▶ YOUR GOAL
When the line containing "The turtle starts" is reached, copy it and each subsequent line of the material below exactly, through the last line.

▶ DATA EXTRACTS
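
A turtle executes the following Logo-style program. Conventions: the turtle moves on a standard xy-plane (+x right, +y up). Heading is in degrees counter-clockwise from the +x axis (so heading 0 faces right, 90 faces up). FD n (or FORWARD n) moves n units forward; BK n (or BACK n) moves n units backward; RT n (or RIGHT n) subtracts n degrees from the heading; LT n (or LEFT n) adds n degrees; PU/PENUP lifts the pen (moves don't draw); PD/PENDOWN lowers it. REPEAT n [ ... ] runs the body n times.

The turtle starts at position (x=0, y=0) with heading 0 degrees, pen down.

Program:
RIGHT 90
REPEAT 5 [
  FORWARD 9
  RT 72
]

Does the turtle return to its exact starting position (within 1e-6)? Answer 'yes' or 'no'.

Answer: yes

Derivation:
Executing turtle program step by step:
Start: pos=(0,0), heading=0, pen down
RT 90: heading 0 -> 270
REPEAT 5 [
  -- iteration 1/5 --
  FD 9: (0,0) -> (0,-9) [heading=270, draw]
  RT 72: heading 270 -> 198
  -- iteration 2/5 --
  FD 9: (0,-9) -> (-8.56,-11.781) [heading=198, draw]
  RT 72: heading 198 -> 126
  -- iteration 3/5 --
  FD 9: (-8.56,-11.781) -> (-13.85,-4.5) [heading=126, draw]
  RT 72: heading 126 -> 54
  -- iteration 4/5 --
  FD 9: (-13.85,-4.5) -> (-8.56,2.781) [heading=54, draw]
  RT 72: heading 54 -> 342
  -- iteration 5/5 --
  FD 9: (-8.56,2.781) -> (0,0) [heading=342, draw]
  RT 72: heading 342 -> 270
]
Final: pos=(0,0), heading=270, 5 segment(s) drawn

Start position: (0, 0)
Final position: (0, 0)
Distance = 0; < 1e-6 -> CLOSED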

▶ WRITTEN RESPONSE
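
The turtle starts at position (x=0, y=0) with heading 0 degrees, pen down.

Program:
RIGHT 90
REPEAT 5 [
  FORWARD 9
  RT 72
]

Does the turtle return to its exact starting position (within 1e-6)? Answer 'yes' or 'no'.

Answer: yes

Derivation:
Executing turtle program step by step:
Start: pos=(0,0), heading=0, pen down
RT 90: heading 0 -> 270
REPEAT 5 [
  -- iteration 1/5 --
  FD 9: (0,0) -> (0,-9) [heading=270, draw]
  RT 72: heading 270 -> 198
  -- iteration 2/5 --
  FD 9: (0,-9) -> (-8.56,-11.781) [heading=198, draw]
  RT 72: heading 198 -> 126
  -- iteration 3/5 --
  FD 9: (-8.56,-11.781) -> (-13.85,-4.5) [heading=126, draw]
  RT 72: heading 126 -> 54
  -- iteration 4/5 --
  FD 9: (-13.85,-4.5) -> (-8.56,2.781) [heading=54, draw]
  RT 72: heading 54 -> 342
  -- iteration 5/5 --
  FD 9: (-8.56,2.781) -> (0,0) [heading=342, draw]
  RT 72: heading 342 -> 270
]
Final: pos=(0,0), heading=270, 5 segment(s) drawn

Start position: (0, 0)
Final position: (0, 0)
Distance = 0; < 1e-6 -> CLOSED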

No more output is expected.